Aim of the task
Below are some entries. Repeat exactly the lines from the one with "Someone has $8,800.00" through the one with "You owe $4,317.00", and only those.

Extracted entries
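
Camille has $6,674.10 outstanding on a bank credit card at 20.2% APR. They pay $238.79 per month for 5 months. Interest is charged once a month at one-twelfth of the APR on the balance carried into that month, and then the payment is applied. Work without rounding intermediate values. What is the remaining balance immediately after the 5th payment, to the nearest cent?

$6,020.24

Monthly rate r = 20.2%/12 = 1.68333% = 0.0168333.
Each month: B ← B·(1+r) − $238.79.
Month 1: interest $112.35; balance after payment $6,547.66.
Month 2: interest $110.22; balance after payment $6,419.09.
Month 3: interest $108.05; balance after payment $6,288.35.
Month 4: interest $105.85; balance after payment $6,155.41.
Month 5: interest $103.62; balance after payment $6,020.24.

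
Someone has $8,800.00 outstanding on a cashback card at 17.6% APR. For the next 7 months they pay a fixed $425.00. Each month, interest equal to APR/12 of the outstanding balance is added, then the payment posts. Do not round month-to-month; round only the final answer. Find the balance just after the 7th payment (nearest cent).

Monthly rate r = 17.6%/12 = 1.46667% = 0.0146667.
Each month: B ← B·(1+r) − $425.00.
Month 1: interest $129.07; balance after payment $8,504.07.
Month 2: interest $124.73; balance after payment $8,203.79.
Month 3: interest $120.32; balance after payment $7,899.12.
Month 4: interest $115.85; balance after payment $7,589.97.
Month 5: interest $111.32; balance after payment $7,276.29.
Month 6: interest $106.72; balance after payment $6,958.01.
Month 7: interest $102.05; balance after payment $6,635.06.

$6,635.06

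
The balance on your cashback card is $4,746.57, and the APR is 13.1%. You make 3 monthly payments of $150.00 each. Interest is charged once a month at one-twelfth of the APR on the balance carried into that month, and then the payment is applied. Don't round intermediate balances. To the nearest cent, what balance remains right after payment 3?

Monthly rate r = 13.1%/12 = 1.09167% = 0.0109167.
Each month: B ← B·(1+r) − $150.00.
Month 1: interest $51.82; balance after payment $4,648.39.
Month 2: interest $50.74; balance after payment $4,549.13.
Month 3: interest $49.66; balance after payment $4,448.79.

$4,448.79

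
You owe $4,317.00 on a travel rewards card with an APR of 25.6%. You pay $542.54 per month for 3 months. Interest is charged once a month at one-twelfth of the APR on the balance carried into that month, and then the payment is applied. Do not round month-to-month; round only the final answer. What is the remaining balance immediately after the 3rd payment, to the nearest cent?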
--
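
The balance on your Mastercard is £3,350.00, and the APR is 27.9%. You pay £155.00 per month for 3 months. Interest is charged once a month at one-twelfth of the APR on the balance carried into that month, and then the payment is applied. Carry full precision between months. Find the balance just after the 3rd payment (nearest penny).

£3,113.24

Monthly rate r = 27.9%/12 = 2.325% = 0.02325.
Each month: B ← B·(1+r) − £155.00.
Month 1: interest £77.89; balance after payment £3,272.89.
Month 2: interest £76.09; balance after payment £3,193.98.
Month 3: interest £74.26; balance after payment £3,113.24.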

Output
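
Someone has $8,800.00 outstanding on a cashback card at 17.6% APR. For the next 7 months they pay a fixed $425.00. Each month, interest equal to APR/12 of the outstanding balance is added, then the payment posts. Do not round month-to-month; round only the final answer. Find the balance just after the 7th payment (nearest cent).

Monthly rate r = 17.6%/12 = 1.46667% = 0.0146667.
Each month: B ← B·(1+r) − $425.00.
Month 1: interest $129.07; balance after payment $8,504.07.
Month 2: interest $124.73; balance after payment $8,203.79.
Month 3: interest $120.32; balance after payment $7,899.12.
Month 4: interest $115.85; balance after payment $7,589.97.
Month 5: interest $111.32; balance after payment $7,276.29.
Month 6: interest $106.72; balance after payment $6,958.01.
Month 7: interest $102.05; balance after payment $6,635.06.

$6,635.06

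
The balance on your cashback card is $4,746.57, and the APR is 13.1%. You make 3 monthly payments of $150.00 each. Interest is charged once a month at one-twelfth of the APR on the balance carried into that month, and then the payment is applied. Don't round intermediate balances. To the nearest cent, what balance remains right after payment 3?

Monthly rate r = 13.1%/12 = 1.09167% = 0.0109167.
Each month: B ← B·(1+r) − $150.00.
Month 1: interest $51.82; balance after payment $4,648.39.
Month 2: interest $50.74; balance after payment $4,549.13.
Month 3: interest $49.66; balance after payment $4,448.79.

$4,448.79

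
You owe $4,317.00 on a travel rewards card with an APR of 25.6%. You pay $542.54 per month for 3 months. Interest is charged once a month at one-twelfth of the APR on the balance carried into that month, and then the payment is applied. Do not round month-to-month; round only the final answer. What is the remaining balance immediately after the 3rd payment, to the nearest cent?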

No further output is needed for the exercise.